[Opening Exercise material section]

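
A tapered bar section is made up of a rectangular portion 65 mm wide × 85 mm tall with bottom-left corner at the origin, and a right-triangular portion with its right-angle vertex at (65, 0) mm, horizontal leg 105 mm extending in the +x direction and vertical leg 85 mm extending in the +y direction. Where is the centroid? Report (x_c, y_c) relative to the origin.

Part | A | x̄ᵢ | ȳᵢ | A·x̄ᵢ | A·ȳᵢ
rectangular portion | 5525.00 | 32.50 | 42.50 | 179562.50 | 234812.50
triangular portion | 4462.50 | 100.00 | 28.33 | 446250.00 | 126437.50
Σ | 9987.50 |  |  | 625812.50 | 361250.00
x_c = 625812.50 / 9987.50 = 62.66 mm
y_c = 361250.00 / 9987.50 = 36.17 mm

x_c = 62.66 mm, y_c = 36.17 mm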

[Closing Exercise material section]

→ Aim of the task
Restate all of the material above exactly as written.

→ Answer to this exercise
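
A tapered bar section is made up of a rectangular portion 65 mm wide × 85 mm tall with bottom-left corner at the origin, and a right-triangular portion with its right-angle vertex at (65, 0) mm, horizontal leg 105 mm extending in the +x direction and vertical leg 85 mm extending in the +y direction. Where is the centroid? Report (x_c, y_c) relative to the origin.

Part | A | x̄ᵢ | ȳᵢ | A·x̄ᵢ | A·ȳᵢ
rectangular portion | 5525.00 | 32.50 | 42.50 | 179562.50 | 234812.50
triangular portion | 4462.50 | 100.00 | 28.33 | 446250.00 | 126437.50
Σ | 9987.50 |  |  | 625812.50 | 361250.00
x_c = 625812.50 / 9987.50 = 62.66 mm
y_c = 361250.00 / 9987.50 = 36.17 mm

x_c = 62.66 mm, y_c = 36.17 mm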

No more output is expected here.